* _WHAT NEEDS TO BE DONE_:
Give the data again exactly as it is written.

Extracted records
● ● ● ● ●
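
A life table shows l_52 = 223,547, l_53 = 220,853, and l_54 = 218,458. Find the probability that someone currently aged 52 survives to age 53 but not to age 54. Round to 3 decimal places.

0.011

We want 1|1q52 = (l_53 − l_54)/l_52.
This is the probability of reaching 53 but not 54, conditional on being alive at 52: (l_53 − l_54) / l_52.
= (220,853 − 218,458) / 223,547 = 2,395 / 223,547 = 0.010714.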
● ● ● ● ●
* _EXERCISE SOLUTION_:
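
A life table shows l_52 = 223,547, l_53 = 220,853, and l_54 = 218,458. Find the probability that someone currently aged 52 survives to age 53 but not to age 54. Round to 3 decimal places.

0.011

We want 1|1q52 = (l_53 − l_54)/l_52.
This is the probability of reaching 53 but not 54, conditional on being alive at 52: (l_53 − l_54) / l_52.
= (220,853 − 218,458) / 223,547 = 2,395 / 223,547 = 0.010714.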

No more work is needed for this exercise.